* What to do
Stop after the line containing "Each sector's input"; retype every line of the data before it exactly, starting from the first.

--- Information ---

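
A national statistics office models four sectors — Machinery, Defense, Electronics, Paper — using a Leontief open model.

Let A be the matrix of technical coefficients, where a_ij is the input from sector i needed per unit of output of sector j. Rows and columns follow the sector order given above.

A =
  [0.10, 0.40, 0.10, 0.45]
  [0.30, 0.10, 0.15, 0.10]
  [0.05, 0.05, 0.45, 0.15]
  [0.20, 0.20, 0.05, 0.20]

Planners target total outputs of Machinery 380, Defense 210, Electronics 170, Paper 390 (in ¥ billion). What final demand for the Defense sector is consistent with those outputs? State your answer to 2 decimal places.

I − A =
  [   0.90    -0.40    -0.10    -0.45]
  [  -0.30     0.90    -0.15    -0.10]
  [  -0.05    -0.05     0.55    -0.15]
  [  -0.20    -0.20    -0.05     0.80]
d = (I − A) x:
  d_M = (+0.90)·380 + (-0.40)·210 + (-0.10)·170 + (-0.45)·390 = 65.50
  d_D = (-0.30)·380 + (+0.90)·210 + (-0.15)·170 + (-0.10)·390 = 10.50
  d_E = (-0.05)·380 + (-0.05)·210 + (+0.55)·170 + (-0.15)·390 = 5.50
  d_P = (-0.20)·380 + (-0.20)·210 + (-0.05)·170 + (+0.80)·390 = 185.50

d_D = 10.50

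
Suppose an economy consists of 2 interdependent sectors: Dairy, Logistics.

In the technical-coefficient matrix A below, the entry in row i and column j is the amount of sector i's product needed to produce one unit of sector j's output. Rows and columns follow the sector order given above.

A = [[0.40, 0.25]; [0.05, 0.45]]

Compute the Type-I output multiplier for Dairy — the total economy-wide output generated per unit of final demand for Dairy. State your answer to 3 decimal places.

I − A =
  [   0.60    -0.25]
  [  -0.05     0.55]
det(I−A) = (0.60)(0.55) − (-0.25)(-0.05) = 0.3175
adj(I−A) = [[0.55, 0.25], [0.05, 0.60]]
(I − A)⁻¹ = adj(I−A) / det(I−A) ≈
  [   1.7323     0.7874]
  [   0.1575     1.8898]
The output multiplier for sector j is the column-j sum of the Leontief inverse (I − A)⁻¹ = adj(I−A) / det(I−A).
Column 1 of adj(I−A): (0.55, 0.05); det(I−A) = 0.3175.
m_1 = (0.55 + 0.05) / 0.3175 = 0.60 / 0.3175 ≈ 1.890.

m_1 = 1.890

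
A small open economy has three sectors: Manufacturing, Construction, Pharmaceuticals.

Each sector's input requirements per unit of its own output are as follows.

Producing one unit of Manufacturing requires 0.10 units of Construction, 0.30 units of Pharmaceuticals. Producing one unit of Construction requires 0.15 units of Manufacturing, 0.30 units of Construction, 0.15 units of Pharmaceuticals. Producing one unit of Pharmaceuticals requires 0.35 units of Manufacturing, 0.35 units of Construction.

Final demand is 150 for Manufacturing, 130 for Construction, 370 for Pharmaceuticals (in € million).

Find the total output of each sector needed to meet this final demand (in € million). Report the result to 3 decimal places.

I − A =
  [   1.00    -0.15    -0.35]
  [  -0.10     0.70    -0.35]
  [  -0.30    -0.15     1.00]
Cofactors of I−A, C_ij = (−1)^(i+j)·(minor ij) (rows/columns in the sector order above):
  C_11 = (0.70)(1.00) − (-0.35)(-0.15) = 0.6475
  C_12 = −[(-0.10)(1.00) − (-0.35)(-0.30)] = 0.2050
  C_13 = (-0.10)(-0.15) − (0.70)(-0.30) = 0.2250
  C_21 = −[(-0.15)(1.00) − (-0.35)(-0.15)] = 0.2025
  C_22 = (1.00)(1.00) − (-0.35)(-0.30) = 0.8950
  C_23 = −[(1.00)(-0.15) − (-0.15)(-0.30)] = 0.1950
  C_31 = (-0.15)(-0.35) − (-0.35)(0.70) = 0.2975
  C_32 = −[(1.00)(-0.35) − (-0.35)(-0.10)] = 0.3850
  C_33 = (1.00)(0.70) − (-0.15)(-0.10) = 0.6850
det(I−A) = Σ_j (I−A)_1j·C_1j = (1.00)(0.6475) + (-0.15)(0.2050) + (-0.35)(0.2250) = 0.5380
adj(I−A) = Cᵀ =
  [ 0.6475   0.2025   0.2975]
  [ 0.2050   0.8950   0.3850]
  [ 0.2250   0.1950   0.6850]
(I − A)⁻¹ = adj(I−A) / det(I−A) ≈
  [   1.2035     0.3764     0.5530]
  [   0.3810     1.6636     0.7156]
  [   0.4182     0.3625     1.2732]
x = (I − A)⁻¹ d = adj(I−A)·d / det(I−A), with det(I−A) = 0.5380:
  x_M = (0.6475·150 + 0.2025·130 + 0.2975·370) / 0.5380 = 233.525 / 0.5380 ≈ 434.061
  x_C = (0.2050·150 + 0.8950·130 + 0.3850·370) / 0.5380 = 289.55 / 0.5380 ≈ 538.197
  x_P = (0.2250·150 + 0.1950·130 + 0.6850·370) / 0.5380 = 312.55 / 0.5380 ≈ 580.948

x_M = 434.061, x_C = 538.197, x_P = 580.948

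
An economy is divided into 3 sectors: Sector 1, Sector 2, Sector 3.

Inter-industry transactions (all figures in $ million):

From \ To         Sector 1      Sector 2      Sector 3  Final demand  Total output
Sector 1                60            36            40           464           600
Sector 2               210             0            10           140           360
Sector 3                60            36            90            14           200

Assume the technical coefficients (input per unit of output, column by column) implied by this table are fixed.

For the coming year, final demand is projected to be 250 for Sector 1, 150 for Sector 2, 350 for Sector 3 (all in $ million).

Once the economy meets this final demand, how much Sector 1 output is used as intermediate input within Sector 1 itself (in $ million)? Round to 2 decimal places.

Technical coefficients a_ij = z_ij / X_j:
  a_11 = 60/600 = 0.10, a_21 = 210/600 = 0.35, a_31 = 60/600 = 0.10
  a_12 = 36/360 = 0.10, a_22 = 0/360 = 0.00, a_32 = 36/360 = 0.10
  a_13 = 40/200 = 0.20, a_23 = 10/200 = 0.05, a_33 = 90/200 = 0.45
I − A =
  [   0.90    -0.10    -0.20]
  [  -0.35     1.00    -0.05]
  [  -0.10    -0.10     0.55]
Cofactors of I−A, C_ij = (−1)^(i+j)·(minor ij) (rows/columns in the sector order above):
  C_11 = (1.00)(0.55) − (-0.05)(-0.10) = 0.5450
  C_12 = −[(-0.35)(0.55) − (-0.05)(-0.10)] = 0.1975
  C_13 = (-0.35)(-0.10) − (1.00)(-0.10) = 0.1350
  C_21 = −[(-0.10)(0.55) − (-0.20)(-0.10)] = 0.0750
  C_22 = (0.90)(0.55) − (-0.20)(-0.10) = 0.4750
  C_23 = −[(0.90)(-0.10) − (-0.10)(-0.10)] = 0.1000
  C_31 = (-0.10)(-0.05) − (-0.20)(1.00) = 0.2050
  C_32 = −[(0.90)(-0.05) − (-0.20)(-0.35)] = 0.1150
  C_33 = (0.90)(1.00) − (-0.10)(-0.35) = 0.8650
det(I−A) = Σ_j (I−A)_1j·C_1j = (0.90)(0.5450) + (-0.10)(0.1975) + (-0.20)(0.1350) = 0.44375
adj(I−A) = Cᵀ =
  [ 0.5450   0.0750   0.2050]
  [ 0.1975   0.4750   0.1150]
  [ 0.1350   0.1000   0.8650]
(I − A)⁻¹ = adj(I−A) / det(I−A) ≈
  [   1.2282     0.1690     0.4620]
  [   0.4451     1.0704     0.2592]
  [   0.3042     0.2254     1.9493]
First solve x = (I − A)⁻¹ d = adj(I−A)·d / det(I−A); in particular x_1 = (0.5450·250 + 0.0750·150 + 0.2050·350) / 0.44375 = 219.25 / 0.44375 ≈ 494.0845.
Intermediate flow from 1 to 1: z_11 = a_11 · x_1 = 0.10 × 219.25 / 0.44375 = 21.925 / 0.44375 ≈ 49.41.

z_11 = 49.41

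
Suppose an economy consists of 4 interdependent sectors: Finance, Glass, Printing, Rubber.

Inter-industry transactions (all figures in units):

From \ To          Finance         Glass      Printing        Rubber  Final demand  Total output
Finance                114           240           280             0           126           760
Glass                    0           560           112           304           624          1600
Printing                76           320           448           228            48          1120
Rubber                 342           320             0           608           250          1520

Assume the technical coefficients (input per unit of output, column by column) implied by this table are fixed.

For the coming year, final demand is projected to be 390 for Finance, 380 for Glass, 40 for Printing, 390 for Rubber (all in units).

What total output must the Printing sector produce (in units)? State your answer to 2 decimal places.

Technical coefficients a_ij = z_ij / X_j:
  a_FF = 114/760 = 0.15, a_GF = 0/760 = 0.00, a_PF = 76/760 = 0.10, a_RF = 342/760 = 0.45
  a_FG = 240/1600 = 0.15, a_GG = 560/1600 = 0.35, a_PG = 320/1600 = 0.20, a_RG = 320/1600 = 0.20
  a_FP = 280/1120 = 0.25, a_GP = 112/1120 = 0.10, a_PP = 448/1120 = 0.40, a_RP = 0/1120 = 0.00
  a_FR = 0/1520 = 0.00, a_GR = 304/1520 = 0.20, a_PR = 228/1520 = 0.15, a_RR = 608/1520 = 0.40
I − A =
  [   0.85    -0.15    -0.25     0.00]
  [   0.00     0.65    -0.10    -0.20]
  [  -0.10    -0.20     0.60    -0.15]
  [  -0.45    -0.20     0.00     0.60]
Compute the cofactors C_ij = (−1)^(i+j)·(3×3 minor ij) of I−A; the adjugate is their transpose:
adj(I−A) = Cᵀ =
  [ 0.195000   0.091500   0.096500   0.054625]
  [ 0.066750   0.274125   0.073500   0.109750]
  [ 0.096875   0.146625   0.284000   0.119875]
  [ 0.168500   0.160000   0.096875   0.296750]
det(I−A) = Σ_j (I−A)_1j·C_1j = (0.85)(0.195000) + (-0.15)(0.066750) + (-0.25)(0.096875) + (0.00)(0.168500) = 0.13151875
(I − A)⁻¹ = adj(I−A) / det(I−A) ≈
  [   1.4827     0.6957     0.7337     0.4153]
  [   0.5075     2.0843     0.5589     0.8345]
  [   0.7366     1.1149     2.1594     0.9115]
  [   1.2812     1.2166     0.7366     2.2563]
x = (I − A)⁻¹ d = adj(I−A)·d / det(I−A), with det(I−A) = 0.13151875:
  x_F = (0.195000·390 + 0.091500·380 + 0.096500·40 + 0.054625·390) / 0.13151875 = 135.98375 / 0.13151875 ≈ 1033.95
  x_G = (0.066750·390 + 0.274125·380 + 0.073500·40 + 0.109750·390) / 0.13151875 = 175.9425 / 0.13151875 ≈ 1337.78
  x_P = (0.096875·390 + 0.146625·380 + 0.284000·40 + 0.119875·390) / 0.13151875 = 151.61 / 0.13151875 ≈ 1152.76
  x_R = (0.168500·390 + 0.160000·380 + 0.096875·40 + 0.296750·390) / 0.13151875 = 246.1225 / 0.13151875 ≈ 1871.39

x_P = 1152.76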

---

* Solved exercise
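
A national statistics office models four sectors — Machinery, Defense, Electronics, Paper — using a Leontief open model.

Let A be the matrix of technical coefficients, where a_ij is the input from sector i needed per unit of output of sector j. Rows and columns follow the sector order given above.

A =
  [0.10, 0.40, 0.10, 0.45]
  [0.30, 0.10, 0.15, 0.10]
  [0.05, 0.05, 0.45, 0.15]
  [0.20, 0.20, 0.05, 0.20]

Planners target total outputs of Machinery 380, Defense 210, Electronics 170, Paper 390 (in ¥ billion). What final demand for the Defense sector is consistent with those outputs? State your answer to 2 decimal places.

I − A =
  [   0.90    -0.40    -0.10    -0.45]
  [  -0.30     0.90    -0.15    -0.10]
  [  -0.05    -0.05     0.55    -0.15]
  [  -0.20    -0.20    -0.05     0.80]
d = (I − A) x:
  d_M = (+0.90)·380 + (-0.40)·210 + (-0.10)·170 + (-0.45)·390 = 65.50
  d_D = (-0.30)·380 + (+0.90)·210 + (-0.15)·170 + (-0.10)·390 = 10.50
  d_E = (-0.05)·380 + (-0.05)·210 + (+0.55)·170 + (-0.15)·390 = 5.50
  d_P = (-0.20)·380 + (-0.20)·210 + (-0.05)·170 + (+0.80)·390 = 185.50

d_D = 10.50

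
Suppose an economy consists of 2 interdependent sectors: Dairy, Logistics.

In the technical-coefficient matrix A below, the entry in row i and column j is the amount of sector i's product needed to produce one unit of sector j's output. Rows and columns follow the sector order given above.

A = [[0.40, 0.25]; [0.05, 0.45]]

Compute the Type-I output multiplier for Dairy — the total economy-wide output generated per unit of final demand for Dairy. State your answer to 3 decimal places.

I − A =
  [   0.60    -0.25]
  [  -0.05     0.55]
det(I−A) = (0.60)(0.55) − (-0.25)(-0.05) = 0.3175
adj(I−A) = [[0.55, 0.25], [0.05, 0.60]]
(I − A)⁻¹ = adj(I−A) / det(I−A) ≈
  [   1.7323     0.7874]
  [   0.1575     1.8898]
The output multiplier for sector j is the column-j sum of the Leontief inverse (I − A)⁻¹ = adj(I−A) / det(I−A).
Column 1 of adj(I−A): (0.55, 0.05); det(I−A) = 0.3175.
m_1 = (0.55 + 0.05) / 0.3175 = 0.60 / 0.3175 ≈ 1.890.

m_1 = 1.890

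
A small open economy has three sectors: Manufacturing, Construction, Pharmaceuticals.

Each sector's input requirements per unit of its own output are as follows.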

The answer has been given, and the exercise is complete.